**Task instructions**
Below are entries; copy exactly the lines from the one with "For the form" through the one with "On Conway's topograph", both included, and leave out the rest.

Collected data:

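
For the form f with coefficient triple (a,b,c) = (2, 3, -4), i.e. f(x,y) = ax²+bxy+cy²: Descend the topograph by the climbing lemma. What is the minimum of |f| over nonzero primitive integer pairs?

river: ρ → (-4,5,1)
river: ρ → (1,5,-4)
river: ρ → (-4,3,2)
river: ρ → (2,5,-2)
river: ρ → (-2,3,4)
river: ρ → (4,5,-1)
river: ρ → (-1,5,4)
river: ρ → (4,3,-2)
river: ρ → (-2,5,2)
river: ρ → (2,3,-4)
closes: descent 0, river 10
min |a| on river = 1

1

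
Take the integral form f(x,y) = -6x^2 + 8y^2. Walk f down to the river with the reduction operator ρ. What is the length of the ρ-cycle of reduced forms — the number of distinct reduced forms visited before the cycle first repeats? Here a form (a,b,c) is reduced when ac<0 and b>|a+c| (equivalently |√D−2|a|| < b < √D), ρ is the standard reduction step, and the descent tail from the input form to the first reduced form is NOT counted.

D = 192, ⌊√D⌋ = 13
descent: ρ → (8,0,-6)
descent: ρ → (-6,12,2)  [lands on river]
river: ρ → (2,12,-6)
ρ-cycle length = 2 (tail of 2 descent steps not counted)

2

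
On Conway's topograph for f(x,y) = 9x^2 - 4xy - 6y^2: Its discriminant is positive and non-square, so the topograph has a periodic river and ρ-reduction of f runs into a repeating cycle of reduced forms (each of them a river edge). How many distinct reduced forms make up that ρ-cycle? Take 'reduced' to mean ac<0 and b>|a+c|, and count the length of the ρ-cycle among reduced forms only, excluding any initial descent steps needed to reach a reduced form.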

...

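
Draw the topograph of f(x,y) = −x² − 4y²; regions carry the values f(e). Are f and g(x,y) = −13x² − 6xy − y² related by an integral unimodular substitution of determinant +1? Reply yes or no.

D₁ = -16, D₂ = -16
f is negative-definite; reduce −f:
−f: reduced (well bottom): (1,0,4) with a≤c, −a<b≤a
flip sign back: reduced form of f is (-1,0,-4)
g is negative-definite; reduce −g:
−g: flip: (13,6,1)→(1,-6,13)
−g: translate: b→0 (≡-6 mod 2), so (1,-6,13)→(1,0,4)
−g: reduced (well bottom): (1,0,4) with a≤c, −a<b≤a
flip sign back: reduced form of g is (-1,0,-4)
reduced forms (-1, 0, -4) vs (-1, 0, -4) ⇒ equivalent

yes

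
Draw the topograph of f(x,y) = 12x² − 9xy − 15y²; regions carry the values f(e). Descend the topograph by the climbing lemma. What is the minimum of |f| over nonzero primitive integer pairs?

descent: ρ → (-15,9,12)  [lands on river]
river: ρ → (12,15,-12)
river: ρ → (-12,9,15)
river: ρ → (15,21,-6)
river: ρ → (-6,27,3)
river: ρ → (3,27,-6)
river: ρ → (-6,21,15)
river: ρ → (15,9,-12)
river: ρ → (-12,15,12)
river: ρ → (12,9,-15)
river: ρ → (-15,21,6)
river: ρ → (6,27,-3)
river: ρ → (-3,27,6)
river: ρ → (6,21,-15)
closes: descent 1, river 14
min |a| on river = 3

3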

**The completed task**
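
For the form f with coefficient triple (a,b,c) = (2, 3, -4), i.e. f(x,y) = ax²+bxy+cy²: Descend the topograph by the climbing lemma. What is the minimum of |f| over nonzero primitive integer pairs?

river: ρ → (-4,5,1)
river: ρ → (1,5,-4)
river: ρ → (-4,3,2)
river: ρ → (2,5,-2)
river: ρ → (-2,3,4)
river: ρ → (4,5,-1)
river: ρ → (-1,5,4)
river: ρ → (4,3,-2)
river: ρ → (-2,5,2)
river: ρ → (2,3,-4)
closes: descent 0, river 10
min |a| on river = 1

1

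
Take the integral form f(x,y) = -6x^2 + 8y^2. Walk f down to the river with the reduction operator ρ. What is the length of the ρ-cycle of reduced forms — the number of distinct reduced forms visited before the cycle first repeats? Here a form (a,b,c) is reduced when ac<0 and b>|a+c| (equivalently |√D−2|a|| < b < √D), ρ is the standard reduction step, and the descent tail from the input form to the first reduced form is NOT counted.

D = 192, ⌊√D⌋ = 13
descent: ρ → (8,0,-6)
descent: ρ → (-6,12,2)  [lands on river]
river: ρ → (2,12,-6)
ρ-cycle length = 2 (tail of 2 descent steps not counted)

2

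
On Conway's topograph for f(x,y) = 9x^2 - 4xy - 6y^2: Its discriminant is positive and non-square, so the topograph has a periodic river and ρ-reduction of f runs into a repeating cycle of reduced forms (each of them a river edge). How many distinct reduced forms make up that ρ-cycle? Take 'reduced' to mean ac<0 and b>|a+c|, and count the length of the ρ-cycle among reduced forms only, excluding any initial descent steps needed to reach a reduced form.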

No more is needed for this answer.